**Description of the task**
Show each line of the records below where the word "initial" occurs.

***** Exercise inputs

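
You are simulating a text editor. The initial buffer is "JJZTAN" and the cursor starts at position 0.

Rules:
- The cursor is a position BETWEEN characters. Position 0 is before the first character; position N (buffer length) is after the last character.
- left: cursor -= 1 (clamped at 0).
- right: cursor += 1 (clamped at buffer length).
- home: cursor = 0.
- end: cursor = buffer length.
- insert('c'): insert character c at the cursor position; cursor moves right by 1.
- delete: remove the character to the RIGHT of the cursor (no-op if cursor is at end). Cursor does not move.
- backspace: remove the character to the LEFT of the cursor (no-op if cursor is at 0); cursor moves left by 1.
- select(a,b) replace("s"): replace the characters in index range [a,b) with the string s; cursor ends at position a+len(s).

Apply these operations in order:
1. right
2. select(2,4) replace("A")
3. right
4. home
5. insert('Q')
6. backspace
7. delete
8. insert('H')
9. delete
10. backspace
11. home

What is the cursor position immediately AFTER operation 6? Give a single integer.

Answer: 0

Derivation:
After op 1 (right): buf='JJZTAN' cursor=1
After op 2 (select(2,4) replace("A")): buf='JJAAN' cursor=3
After op 3 (right): buf='JJAAN' cursor=4
After op 4 (home): buf='JJAAN' cursor=0
After op 5 (insert('Q')): buf='QJJAAN' cursor=1
After op 6 (backspace): buf='JJAAN' cursor=0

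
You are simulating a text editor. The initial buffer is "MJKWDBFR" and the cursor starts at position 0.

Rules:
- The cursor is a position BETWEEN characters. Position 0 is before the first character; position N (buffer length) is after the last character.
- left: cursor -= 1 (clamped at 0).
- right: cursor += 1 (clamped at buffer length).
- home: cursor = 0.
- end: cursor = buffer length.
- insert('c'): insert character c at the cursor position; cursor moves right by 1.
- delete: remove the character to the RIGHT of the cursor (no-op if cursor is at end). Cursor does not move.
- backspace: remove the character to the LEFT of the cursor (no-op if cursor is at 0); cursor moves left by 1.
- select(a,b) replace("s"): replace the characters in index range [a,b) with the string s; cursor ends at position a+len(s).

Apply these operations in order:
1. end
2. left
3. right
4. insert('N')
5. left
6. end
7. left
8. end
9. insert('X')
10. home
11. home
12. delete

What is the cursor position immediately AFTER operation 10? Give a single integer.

Answer: 0

Derivation:
After op 1 (end): buf='MJKWDBFR' cursor=8
After op 2 (left): buf='MJKWDBFR' cursor=7
After op 3 (right): buf='MJKWDBFR' cursor=8
After op 4 (insert('N')): buf='MJKWDBFRN' cursor=9
After op 5 (left): buf='MJKWDBFRN' cursor=8
After op 6 (end): buf='MJKWDBFRN' cursor=9
After op 7 (left): buf='MJKWDBFRN' cursor=8
After op 8 (end): buf='MJKWDBFRN' cursor=9
After op 9 (insert('X')): buf='MJKWDBFRNX' cursor=10
After op 10 (home): buf='MJKWDBFRNX' cursor=0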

**********

**Task output**
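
You are simulating a text editor. The initial buffer is "JJZTAN" and the cursor starts at position 0.
You are simulating a text editor. The initial buffer is "MJKWDBFR" and the cursor starts at position 0.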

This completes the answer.